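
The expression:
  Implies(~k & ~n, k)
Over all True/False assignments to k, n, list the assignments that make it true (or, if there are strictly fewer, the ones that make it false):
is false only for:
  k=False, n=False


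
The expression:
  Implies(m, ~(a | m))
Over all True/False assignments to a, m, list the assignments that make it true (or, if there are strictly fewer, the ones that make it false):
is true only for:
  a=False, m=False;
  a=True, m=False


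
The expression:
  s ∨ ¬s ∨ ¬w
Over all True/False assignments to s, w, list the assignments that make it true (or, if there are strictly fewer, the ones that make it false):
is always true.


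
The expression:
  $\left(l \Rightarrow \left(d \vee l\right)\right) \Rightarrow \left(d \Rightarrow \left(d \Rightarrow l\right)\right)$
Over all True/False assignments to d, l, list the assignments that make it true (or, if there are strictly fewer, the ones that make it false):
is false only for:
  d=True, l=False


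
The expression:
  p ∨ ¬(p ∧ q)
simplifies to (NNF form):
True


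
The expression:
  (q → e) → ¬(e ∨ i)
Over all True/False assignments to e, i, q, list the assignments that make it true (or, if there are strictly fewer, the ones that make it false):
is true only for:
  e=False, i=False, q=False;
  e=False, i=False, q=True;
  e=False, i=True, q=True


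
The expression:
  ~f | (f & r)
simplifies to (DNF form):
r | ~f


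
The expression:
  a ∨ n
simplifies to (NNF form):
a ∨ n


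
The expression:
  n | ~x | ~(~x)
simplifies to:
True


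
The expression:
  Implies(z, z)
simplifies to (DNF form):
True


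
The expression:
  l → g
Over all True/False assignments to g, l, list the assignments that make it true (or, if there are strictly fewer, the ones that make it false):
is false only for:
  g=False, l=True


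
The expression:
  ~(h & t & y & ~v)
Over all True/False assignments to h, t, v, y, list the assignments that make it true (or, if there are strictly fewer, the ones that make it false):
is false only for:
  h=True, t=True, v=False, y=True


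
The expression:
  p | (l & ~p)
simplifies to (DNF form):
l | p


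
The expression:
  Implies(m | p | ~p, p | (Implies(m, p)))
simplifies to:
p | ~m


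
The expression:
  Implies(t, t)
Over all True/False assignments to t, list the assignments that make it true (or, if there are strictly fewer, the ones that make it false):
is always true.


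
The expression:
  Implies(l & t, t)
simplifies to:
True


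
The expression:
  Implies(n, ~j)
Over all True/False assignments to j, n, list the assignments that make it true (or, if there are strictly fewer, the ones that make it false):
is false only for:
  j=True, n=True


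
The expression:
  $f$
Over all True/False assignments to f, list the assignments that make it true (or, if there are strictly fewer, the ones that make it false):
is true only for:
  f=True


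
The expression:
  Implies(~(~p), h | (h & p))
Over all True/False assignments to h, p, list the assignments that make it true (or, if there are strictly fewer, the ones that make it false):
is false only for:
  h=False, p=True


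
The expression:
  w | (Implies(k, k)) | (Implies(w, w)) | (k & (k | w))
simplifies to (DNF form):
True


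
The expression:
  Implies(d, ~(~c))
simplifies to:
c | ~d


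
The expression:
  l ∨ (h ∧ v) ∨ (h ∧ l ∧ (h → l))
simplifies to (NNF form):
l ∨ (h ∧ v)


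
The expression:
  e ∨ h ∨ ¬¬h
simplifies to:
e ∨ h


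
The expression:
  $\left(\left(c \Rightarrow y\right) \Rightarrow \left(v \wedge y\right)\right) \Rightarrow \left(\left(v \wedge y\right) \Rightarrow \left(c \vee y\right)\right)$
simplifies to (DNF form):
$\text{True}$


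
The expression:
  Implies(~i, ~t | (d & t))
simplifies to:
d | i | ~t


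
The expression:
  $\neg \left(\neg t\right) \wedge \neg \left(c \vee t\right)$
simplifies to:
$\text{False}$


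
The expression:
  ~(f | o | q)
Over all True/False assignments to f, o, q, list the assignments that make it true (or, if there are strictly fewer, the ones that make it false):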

- _Problem statement_: From the material above, tally every line that includes the word "right" and state the count only.

- _Result for this exercise_: 3